§ What you are asked to do
From the first line to the last, reproduce the data exactly.

[Recorded data]
:::
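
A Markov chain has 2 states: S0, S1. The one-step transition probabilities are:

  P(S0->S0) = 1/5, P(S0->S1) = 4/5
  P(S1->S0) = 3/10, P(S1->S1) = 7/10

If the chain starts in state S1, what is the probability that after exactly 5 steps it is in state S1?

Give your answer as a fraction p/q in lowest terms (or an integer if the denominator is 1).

Computing P^5 by repeated multiplication:
P^1 =
  S0: [1/5, 4/5]
  S1: [3/10, 7/10]
P^2 =
  S0: [7/25, 18/25]
  S1: [27/100, 73/100]
P^3 =
  S0: [34/125, 91/125]
  S1: [273/1000, 727/1000]
P^4 =
  S0: [341/1250, 909/1250]
  S1: [2727/10000, 7273/10000]
P^5 =
  S0: [3409/12500, 9091/12500]
  S1: [27273/100000, 72727/100000]

(P^5)[S1 -> S1] = 72727/100000

Answer: 72727/100000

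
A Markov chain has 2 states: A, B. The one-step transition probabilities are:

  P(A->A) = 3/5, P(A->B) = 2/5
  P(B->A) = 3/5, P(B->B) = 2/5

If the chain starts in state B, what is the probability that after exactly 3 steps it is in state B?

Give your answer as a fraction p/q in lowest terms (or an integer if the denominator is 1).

Computing P^3 by repeated multiplication:
P^1 =
  A: [3/5, 2/5]
  B: [3/5, 2/5]
P^2 =
  A: [3/5, 2/5]
  B: [3/5, 2/5]
P^3 =
  A: [3/5, 2/5]
  B: [3/5, 2/5]

(P^3)[B -> B] = 2/5

Answer: 2/5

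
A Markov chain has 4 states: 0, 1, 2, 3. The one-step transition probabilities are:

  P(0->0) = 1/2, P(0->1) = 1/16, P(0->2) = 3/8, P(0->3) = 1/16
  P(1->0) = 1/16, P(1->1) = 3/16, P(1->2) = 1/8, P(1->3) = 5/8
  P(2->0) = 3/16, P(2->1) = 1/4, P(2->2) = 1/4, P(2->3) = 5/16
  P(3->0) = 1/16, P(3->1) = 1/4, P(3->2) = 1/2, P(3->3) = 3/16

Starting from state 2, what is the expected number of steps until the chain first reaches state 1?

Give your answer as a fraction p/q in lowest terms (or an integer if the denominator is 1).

Answer: 760/157

Derivation:
Let h_i = expected steps to first reach 1 from state i.
Boundary: h_1 = 0.
First-step equations for the other states:
  h_0 = 1 + 1/2*h_0 + 1/16*h_1 + 3/8*h_2 + 1/16*h_3
  h_2 = 1 + 3/16*h_0 + 1/4*h_1 + 1/4*h_2 + 5/16*h_3
  h_3 = 1 + 1/16*h_0 + 1/4*h_1 + 1/2*h_2 + 3/16*h_3

Substituting h_1 = 0 and rearranging gives the linear system (I - Q) h = 1:
  [1/2, -3/8, -1/16] . (h_0, h_2, h_3) = 1
  [-3/16, 3/4, -5/16] . (h_0, h_2, h_3) = 1
  [-1/16, -1/2, 13/16] . (h_0, h_2, h_3) = 1

Solving yields:
  h_0 = 976/157
  h_2 = 760/157
  h_3 = 736/157

Starting state is 2, so the expected hitting time is h_2 = 760/157.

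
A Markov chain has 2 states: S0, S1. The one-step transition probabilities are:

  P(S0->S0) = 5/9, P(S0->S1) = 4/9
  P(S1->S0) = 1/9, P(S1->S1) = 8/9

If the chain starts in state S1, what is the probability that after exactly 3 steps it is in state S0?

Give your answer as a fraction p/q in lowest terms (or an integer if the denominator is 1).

Computing P^3 by repeated multiplication:
P^1 =
  S0: [5/9, 4/9]
  S1: [1/9, 8/9]
P^2 =
  S0: [29/81, 52/81]
  S1: [13/81, 68/81]
P^3 =
  S0: [197/729, 532/729]
  S1: [133/729, 596/729]

(P^3)[S1 -> S0] = 133/729

Answer: 133/729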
:::
§ Response to the task
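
A Markov chain has 2 states: S0, S1. The one-step transition probabilities are:

  P(S0->S0) = 1/5, P(S0->S1) = 4/5
  P(S1->S0) = 3/10, P(S1->S1) = 7/10

If the chain starts in state S1, what is the probability that after exactly 5 steps it is in state S1?

Give your answer as a fraction p/q in lowest terms (or an integer if the denominator is 1).

Computing P^5 by repeated multiplication:
P^1 =
  S0: [1/5, 4/5]
  S1: [3/10, 7/10]
P^2 =
  S0: [7/25, 18/25]
  S1: [27/100, 73/100]
P^3 =
  S0: [34/125, 91/125]
  S1: [273/1000, 727/1000]
P^4 =
  S0: [341/1250, 909/1250]
  S1: [2727/10000, 7273/10000]
P^5 =
  S0: [3409/12500, 9091/12500]
  S1: [27273/100000, 72727/100000]

(P^5)[S1 -> S1] = 72727/100000

Answer: 72727/100000

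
A Markov chain has 2 states: A, B. The one-step transition probabilities are:

  P(A->A) = 3/5, P(A->B) = 2/5
  P(B->A) = 3/5, P(B->B) = 2/5

If the chain starts in state B, what is the probability that after exactly 3 steps it is in state B?

Give your answer as a fraction p/q in lowest terms (or an integer if the denominator is 1).

Computing P^3 by repeated multiplication:
P^1 =
  A: [3/5, 2/5]
  B: [3/5, 2/5]
P^2 =
  A: [3/5, 2/5]
  B: [3/5, 2/5]
P^3 =
  A: [3/5, 2/5]
  B: [3/5, 2/5]

(P^3)[B -> B] = 2/5

Answer: 2/5

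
A Markov chain has 4 states: 0, 1, 2, 3. The one-step transition probabilities are:

  P(0->0) = 1/2, P(0->1) = 1/16, P(0->2) = 3/8, P(0->3) = 1/16
  P(1->0) = 1/16, P(1->1) = 3/16, P(1->2) = 1/8, P(1->3) = 5/8
  P(2->0) = 3/16, P(2->1) = 1/4, P(2->2) = 1/4, P(2->3) = 5/16
  P(3->0) = 1/16, P(3->1) = 1/4, P(3->2) = 1/2, P(3->3) = 3/16

Starting from state 2, what is the expected number of steps until the chain first reaches state 1?

Give your answer as a fraction p/q in lowest terms (or an integer if the denominator is 1).

Answer: 760/157

Derivation:
Let h_i = expected steps to first reach 1 from state i.
Boundary: h_1 = 0.
First-step equations for the other states:
  h_0 = 1 + 1/2*h_0 + 1/16*h_1 + 3/8*h_2 + 1/16*h_3
  h_2 = 1 + 3/16*h_0 + 1/4*h_1 + 1/4*h_2 + 5/16*h_3
  h_3 = 1 + 1/16*h_0 + 1/4*h_1 + 1/2*h_2 + 3/16*h_3

Substituting h_1 = 0 and rearranging gives the linear system (I - Q) h = 1:
  [1/2, -3/8, -1/16] . (h_0, h_2, h_3) = 1
  [-3/16, 3/4, -5/16] . (h_0, h_2, h_3) = 1
  [-1/16, -1/2, 13/16] . (h_0, h_2, h_3) = 1

Solving yields:
  h_0 = 976/157
  h_2 = 760/157
  h_3 = 736/157

Starting state is 2, so the expected hitting time is h_2 = 760/157.

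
A Markov chain has 2 states: S0, S1. The one-step transition probabilities are:

  P(S0->S0) = 5/9, P(S0->S1) = 4/9
  P(S1->S0) = 1/9, P(S1->S1) = 8/9

If the chain starts in state S1, what is the probability that after exactly 3 steps it is in state S0?

Give your answer as a fraction p/q in lowest terms (or an integer if the denominator is 1).

Computing P^3 by repeated multiplication:
P^1 =
  S0: [5/9, 4/9]
  S1: [1/9, 8/9]
P^2 =
  S0: [29/81, 52/81]
  S1: [13/81, 68/81]
P^3 =
  S0: [197/729, 532/729]
  S1: [133/729, 596/729]

(P^3)[S1 -> S0] = 133/729

Answer: 133/729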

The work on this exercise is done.